*STUDY MATERIAL*

↓

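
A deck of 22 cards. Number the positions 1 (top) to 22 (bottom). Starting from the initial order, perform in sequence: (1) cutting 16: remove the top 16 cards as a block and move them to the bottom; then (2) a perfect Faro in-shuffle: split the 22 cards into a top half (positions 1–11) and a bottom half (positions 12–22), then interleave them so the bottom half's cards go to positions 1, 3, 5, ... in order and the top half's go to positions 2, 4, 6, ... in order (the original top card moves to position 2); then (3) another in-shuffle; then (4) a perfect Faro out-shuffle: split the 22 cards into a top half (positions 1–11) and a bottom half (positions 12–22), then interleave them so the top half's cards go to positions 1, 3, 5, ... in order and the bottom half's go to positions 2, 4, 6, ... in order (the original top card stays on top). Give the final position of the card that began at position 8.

19

Track the card from position 8 forward through each operation:
  after op 1 (cut 16): 8 → 14
  after op 2 (in-shuffle): 14 → 5
  after op 3 (in-shuffle): 5 → 10
  after op 4 (out-shuffle): 10 → 19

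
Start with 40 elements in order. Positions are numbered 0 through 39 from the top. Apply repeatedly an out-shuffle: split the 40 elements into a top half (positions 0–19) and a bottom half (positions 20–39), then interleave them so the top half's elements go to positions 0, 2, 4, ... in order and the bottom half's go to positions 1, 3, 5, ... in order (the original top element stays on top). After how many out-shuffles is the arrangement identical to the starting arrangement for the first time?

The out-shuffle permutes the 40 positions with cycle lengths [1, 1, 2, 12, 12, 12].
Every element is home exactly when every cycle has completed a whole number of laps, i.e. after lcm(1, 2, 12) = 12 out-shuffles.

12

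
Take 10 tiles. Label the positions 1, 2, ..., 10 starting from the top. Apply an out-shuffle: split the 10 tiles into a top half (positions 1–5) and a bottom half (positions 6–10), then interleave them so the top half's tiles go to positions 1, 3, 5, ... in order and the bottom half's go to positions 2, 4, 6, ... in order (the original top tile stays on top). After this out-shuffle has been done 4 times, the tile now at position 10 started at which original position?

Work backwards from position 10, undoing one out-shuffle at a time:
10 ← 10 ← 10 ← 10 ← 10
So the tile now at position 10 started at position 10.

10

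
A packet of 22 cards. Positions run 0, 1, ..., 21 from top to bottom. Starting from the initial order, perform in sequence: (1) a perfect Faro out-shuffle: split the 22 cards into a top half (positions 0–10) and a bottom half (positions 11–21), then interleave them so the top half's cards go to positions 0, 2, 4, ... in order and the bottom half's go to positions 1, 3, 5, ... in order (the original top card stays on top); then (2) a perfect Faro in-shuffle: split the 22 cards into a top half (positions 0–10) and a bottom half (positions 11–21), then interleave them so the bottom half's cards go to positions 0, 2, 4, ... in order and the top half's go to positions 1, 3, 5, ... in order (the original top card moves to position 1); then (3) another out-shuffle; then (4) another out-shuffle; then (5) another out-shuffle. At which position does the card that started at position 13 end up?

Track the card from position 13 forward through each operation:
  after op 1 (out-shuffle): 13 → 5
  after op 2 (in-shuffle): 5 → 11
  after op 3 (out-shuffle): 11 → 1
  after op 4 (out-shuffle): 1 → 2
  after op 5 (out-shuffle): 2 → 4

4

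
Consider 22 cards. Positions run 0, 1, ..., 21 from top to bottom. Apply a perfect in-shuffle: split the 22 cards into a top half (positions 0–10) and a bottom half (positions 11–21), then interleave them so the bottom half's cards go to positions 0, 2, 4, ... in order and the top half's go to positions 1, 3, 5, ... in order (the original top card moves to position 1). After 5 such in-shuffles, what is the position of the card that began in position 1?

Track the card's position through each in-shuffle:
1 → 3 → 7 → 15 → 8 → 17

17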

↑

*EXERCISE*
Your reply must contain each entry, reproduced exactly.

*SOLUTION BELOW*
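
A deck of 22 cards. Number the positions 1 (top) to 22 (bottom). Starting from the initial order, perform in sequence: (1) cutting 16: remove the top 16 cards as a block and move them to the bottom; then (2) a perfect Faro in-shuffle: split the 22 cards into a top half (positions 1–11) and a bottom half (positions 12–22), then interleave them so the bottom half's cards go to positions 1, 3, 5, ... in order and the top half's go to positions 2, 4, 6, ... in order (the original top card moves to position 2); then (3) another in-shuffle; then (4) a perfect Faro out-shuffle: split the 22 cards into a top half (positions 1–11) and a bottom half (positions 12–22), then interleave them so the top half's cards go to positions 1, 3, 5, ... in order and the bottom half's go to positions 2, 4, 6, ... in order (the original top card stays on top). Give the final position of the card that began at position 8.

19

Track the card from position 8 forward through each operation:
  after op 1 (cut 16): 8 → 14
  after op 2 (in-shuffle): 14 → 5
  after op 3 (in-shuffle): 5 → 10
  after op 4 (out-shuffle): 10 → 19

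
Start with 40 elements in order. Positions are numbered 0 through 39 from the top. Apply repeatedly an out-shuffle: split the 40 elements into a top half (positions 0–19) and a bottom half (positions 20–39), then interleave them so the top half's elements go to positions 0, 2, 4, ... in order and the bottom half's go to positions 1, 3, 5, ... in order (the original top element stays on top). After how many out-shuffles is the arrangement identical to the starting arrangement for the first time?

The out-shuffle permutes the 40 positions with cycle lengths [1, 1, 2, 12, 12, 12].
Every element is home exactly when every cycle has completed a whole number of laps, i.e. after lcm(1, 2, 12) = 12 out-shuffles.

12

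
Take 10 tiles. Label the positions 1, 2, ..., 10 starting from the top. Apply an out-shuffle: split the 10 tiles into a top half (positions 1–5) and a bottom half (positions 6–10), then interleave them so the top half's tiles go to positions 1, 3, 5, ... in order and the bottom half's go to positions 2, 4, 6, ... in order (the original top tile stays on top). After this out-shuffle has been done 4 times, the tile now at position 10 started at which original position?

Work backwards from position 10, undoing one out-shuffle at a time:
10 ← 10 ← 10 ← 10 ← 10
So the tile now at position 10 started at position 10.

10

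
A packet of 22 cards. Positions run 0, 1, ..., 21 from top to bottom. Starting from the initial order, perform in sequence: (1) a perfect Faro out-shuffle: split the 22 cards into a top half (positions 0–10) and a bottom half (positions 11–21), then interleave them so the top half's cards go to positions 0, 2, 4, ... in order and the bottom half's go to positions 1, 3, 5, ... in order (the original top card stays on top); then (2) a perfect Faro in-shuffle: split the 22 cards into a top half (positions 0–10) and a bottom half (positions 11–21), then interleave them so the bottom half's cards go to positions 0, 2, 4, ... in order and the top half's go to positions 1, 3, 5, ... in order (the original top card moves to position 1); then (3) another out-shuffle; then (4) another out-shuffle; then (5) another out-shuffle. At which position does the card that started at position 13 end up?

Track the card from position 13 forward through each operation:
  after op 1 (out-shuffle): 13 → 5
  after op 2 (in-shuffle): 5 → 11
  after op 3 (out-shuffle): 11 → 1
  after op 4 (out-shuffle): 1 → 2
  after op 5 (out-shuffle): 2 → 4

4

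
Consider 22 cards. Positions run 0, 1, ..., 21 from top to bottom. Apply a perfect in-shuffle: split the 22 cards into a top half (positions 0–10) and a bottom half (positions 11–21), then interleave them so the bottom half's cards go to positions 0, 2, 4, ... in order and the top half's go to positions 1, 3, 5, ... in order (the original top card moves to position 1). After 5 such in-shuffles, what is the position of the card that began in position 1?

Track the card's position through each in-shuffle:
1 → 3 → 7 → 15 → 8 → 17

17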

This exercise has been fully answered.